** Opening Given records block **

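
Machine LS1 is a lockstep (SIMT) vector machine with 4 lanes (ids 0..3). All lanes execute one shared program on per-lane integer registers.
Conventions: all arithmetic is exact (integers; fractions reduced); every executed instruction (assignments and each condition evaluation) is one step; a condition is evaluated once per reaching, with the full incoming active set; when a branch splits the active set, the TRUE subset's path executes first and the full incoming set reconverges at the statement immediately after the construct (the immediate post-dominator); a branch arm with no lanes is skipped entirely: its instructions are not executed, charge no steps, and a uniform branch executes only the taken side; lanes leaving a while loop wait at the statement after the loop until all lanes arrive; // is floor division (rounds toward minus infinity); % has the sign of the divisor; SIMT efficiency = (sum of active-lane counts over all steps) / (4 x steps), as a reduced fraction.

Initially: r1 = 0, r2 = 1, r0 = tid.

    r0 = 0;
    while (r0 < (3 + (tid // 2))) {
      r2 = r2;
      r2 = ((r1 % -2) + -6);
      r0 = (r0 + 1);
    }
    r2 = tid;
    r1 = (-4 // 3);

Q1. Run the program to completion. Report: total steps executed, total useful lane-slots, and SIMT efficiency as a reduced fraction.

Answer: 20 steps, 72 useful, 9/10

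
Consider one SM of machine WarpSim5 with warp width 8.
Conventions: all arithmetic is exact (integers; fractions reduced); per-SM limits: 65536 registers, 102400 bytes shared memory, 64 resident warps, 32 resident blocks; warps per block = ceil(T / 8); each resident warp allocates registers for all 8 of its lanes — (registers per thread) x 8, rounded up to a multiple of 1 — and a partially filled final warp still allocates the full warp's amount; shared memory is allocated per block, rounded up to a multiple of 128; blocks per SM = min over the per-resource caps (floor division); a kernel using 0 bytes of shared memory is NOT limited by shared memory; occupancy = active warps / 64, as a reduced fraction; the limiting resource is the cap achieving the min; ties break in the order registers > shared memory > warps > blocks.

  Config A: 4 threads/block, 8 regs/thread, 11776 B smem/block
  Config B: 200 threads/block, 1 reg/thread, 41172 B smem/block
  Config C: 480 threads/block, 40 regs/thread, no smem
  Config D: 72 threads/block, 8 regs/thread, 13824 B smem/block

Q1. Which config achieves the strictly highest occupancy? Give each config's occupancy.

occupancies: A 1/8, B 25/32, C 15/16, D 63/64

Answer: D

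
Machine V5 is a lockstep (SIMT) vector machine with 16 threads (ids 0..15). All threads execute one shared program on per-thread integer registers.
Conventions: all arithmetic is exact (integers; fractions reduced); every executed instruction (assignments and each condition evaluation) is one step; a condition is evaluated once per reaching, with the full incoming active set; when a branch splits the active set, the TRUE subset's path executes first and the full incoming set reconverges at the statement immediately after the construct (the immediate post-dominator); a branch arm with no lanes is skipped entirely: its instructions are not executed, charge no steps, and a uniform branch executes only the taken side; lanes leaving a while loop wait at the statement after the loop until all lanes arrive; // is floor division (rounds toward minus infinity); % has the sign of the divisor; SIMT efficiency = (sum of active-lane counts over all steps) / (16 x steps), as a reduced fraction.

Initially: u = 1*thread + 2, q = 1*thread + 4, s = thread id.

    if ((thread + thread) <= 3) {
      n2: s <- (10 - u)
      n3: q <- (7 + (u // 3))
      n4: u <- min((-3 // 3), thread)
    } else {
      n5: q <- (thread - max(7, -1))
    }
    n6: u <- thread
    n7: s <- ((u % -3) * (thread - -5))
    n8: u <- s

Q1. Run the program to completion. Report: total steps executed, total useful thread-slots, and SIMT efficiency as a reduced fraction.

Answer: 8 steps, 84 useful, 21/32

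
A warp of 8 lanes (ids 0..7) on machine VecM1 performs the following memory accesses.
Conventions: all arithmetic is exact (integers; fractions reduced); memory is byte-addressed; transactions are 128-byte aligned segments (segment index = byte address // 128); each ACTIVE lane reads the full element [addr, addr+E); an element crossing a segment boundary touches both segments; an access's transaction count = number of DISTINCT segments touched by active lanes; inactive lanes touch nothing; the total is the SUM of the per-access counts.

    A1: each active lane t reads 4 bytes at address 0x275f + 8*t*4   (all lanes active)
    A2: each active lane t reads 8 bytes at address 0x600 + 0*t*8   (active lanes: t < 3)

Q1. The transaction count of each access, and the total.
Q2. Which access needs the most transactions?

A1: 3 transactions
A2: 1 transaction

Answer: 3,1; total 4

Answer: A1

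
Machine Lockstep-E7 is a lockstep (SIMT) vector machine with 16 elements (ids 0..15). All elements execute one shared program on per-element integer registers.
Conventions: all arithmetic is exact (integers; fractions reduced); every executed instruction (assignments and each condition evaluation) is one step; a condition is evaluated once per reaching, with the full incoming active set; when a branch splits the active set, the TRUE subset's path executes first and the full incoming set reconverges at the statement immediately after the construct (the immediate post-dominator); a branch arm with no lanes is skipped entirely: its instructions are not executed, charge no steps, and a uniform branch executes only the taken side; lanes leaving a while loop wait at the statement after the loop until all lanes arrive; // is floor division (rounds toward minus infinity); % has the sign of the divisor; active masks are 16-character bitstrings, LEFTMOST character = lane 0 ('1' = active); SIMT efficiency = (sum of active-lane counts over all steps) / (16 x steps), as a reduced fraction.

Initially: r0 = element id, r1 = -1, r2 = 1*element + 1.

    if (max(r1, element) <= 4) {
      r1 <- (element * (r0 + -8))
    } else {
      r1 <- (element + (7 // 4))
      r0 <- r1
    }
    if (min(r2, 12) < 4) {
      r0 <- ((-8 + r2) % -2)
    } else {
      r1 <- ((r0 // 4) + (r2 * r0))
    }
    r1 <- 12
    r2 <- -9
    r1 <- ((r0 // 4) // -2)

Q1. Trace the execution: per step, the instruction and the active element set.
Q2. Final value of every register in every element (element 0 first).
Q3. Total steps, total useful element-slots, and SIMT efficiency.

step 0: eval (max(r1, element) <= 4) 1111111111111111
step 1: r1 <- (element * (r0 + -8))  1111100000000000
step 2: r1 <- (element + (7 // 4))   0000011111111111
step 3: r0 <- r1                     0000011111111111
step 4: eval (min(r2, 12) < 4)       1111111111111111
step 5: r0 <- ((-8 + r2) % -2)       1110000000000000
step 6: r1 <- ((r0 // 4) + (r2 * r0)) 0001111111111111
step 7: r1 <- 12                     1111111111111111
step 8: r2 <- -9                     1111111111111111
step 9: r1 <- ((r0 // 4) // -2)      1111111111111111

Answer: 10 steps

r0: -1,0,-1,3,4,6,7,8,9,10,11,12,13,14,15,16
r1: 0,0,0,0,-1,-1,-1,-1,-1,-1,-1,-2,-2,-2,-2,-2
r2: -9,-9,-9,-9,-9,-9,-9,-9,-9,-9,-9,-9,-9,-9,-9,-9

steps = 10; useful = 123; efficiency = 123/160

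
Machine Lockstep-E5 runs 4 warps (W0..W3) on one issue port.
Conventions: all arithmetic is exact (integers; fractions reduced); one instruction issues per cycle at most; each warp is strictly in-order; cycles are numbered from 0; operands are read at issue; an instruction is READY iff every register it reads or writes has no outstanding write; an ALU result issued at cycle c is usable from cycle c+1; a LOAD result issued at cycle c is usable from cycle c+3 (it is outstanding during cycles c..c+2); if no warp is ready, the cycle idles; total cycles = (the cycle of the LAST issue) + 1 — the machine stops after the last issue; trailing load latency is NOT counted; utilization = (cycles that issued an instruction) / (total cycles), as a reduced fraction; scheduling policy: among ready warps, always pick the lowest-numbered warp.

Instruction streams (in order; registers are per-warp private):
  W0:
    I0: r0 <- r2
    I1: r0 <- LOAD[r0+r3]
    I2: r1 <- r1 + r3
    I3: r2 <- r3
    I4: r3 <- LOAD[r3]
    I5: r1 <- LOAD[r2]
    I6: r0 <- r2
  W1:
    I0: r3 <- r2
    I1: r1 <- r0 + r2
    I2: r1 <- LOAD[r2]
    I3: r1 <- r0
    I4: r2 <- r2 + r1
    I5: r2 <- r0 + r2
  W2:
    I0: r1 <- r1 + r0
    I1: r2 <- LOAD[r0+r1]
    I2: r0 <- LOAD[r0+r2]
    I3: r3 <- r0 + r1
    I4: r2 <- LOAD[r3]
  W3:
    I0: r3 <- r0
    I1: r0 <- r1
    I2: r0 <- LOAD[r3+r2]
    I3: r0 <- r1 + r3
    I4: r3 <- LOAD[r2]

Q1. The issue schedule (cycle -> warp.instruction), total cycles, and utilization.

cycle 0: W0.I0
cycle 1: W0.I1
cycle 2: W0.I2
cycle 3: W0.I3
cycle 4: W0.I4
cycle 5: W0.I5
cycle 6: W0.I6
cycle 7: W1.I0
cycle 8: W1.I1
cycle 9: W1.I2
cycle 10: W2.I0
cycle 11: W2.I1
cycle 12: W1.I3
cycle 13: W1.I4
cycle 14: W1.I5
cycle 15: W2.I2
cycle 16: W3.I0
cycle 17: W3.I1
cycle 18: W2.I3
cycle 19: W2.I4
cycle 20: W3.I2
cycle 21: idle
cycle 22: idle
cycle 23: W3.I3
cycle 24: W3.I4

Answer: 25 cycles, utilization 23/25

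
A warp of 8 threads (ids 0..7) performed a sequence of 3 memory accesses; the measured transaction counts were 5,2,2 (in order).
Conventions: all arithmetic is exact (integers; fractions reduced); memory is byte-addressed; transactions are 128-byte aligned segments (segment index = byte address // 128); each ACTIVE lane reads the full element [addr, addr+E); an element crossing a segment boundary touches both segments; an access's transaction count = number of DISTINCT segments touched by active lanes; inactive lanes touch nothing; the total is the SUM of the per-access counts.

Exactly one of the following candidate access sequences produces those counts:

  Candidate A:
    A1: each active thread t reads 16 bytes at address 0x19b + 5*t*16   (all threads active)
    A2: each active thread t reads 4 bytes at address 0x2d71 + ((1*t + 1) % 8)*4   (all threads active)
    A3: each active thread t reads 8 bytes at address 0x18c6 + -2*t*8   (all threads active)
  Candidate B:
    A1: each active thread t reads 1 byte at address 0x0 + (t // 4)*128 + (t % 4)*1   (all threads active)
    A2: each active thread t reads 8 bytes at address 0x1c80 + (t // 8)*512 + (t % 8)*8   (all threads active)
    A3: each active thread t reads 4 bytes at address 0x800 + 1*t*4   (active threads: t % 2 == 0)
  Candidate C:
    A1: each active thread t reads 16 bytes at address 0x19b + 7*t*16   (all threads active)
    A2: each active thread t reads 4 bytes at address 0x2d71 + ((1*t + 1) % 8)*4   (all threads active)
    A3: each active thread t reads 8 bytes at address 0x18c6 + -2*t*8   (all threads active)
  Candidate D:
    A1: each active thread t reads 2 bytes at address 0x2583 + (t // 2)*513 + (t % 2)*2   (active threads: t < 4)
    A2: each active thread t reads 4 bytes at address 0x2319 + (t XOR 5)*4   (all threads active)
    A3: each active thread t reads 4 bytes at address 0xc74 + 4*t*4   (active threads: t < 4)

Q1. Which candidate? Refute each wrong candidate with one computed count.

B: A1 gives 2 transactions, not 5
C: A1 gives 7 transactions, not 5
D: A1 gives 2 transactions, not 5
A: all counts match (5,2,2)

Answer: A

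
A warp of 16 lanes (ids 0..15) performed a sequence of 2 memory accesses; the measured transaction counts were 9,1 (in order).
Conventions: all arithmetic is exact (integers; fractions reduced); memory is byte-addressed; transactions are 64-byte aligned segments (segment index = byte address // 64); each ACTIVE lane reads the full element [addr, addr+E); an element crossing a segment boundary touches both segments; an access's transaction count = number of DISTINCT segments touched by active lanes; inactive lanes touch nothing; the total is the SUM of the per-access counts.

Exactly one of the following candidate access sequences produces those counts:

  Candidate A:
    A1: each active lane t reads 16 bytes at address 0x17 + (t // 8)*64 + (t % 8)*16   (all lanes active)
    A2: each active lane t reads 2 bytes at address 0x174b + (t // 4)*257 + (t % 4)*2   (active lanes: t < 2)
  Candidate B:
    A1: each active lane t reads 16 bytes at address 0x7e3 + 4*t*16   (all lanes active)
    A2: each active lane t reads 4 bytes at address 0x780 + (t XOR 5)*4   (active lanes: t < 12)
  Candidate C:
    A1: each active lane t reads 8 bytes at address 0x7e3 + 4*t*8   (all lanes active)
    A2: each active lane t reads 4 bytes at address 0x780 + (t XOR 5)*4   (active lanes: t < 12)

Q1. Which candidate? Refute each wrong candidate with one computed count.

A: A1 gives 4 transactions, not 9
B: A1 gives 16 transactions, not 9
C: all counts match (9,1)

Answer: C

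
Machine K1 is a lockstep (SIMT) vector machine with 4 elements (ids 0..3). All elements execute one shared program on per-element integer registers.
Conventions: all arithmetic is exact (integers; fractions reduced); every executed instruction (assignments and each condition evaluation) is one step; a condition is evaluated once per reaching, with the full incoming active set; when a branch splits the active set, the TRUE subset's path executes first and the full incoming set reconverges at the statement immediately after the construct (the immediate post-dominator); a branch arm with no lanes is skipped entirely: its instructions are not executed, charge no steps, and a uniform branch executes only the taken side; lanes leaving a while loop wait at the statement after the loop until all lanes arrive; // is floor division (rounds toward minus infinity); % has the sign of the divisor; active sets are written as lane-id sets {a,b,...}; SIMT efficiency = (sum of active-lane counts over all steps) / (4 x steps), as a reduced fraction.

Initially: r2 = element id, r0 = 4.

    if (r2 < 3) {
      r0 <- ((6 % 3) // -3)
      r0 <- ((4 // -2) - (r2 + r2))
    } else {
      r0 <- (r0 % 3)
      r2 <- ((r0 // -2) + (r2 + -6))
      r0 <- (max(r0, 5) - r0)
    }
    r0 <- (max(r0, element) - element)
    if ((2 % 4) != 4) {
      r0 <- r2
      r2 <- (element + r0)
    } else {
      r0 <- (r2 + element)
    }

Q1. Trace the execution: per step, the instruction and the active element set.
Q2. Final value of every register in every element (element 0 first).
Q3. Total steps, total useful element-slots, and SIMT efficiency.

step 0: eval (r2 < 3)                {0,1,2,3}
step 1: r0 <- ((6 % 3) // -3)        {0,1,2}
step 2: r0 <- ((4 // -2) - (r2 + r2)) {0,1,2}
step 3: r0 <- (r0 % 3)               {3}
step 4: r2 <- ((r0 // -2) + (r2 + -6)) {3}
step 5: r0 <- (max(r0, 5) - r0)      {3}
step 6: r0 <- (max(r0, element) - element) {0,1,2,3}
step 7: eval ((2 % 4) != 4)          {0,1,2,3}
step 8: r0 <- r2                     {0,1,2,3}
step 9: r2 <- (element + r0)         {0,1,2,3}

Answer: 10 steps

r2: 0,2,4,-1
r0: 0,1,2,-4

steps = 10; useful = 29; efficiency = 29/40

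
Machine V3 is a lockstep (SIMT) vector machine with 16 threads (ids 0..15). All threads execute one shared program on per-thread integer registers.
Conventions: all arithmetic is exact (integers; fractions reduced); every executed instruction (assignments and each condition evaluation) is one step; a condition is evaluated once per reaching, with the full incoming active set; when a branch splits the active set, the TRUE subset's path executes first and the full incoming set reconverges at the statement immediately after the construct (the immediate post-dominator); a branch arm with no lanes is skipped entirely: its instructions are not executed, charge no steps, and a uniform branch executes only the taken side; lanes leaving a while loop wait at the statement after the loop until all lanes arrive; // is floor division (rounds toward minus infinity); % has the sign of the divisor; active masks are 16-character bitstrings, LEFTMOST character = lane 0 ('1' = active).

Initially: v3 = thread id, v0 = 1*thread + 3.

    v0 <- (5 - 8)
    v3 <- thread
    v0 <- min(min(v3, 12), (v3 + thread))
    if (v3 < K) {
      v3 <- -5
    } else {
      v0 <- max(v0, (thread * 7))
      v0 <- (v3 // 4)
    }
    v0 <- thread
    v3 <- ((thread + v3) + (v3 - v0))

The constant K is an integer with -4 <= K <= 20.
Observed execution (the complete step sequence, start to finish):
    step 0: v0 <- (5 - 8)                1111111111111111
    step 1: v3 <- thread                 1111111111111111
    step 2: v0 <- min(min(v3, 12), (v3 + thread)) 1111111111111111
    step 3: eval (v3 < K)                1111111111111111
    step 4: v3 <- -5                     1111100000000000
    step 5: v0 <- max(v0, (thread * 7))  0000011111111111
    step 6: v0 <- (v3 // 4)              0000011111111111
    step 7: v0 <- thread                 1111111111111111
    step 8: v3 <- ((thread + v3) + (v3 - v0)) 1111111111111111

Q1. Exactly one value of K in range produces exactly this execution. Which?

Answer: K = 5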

** Closing Given records block **

Produce a word-for-word copy of everything above from the line holding "I1: r1 <- r0 + r2" down to the line holding "I4: r3 <- LOAD[r2]", with both of those lines kept.

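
    I1: r1 <- r0 + r2
    I2: r1 <- LOAD[r2]
    I3: r1 <- r0
    I4: r2 <- r2 + r1
    I5: r2 <- r0 + r2
  W2:
    I0: r1 <- r1 + r0
    I1: r2 <- LOAD[r0+r1]
    I2: r0 <- LOAD[r0+r2]
    I3: r3 <- r0 + r1
    I4: r2 <- LOAD[r3]
  W3:
    I0: r3 <- r0
    I1: r0 <- r1
    I2: r0 <- LOAD[r3+r2]
    I3: r0 <- r1 + r3
    I4: r3 <- LOAD[r2]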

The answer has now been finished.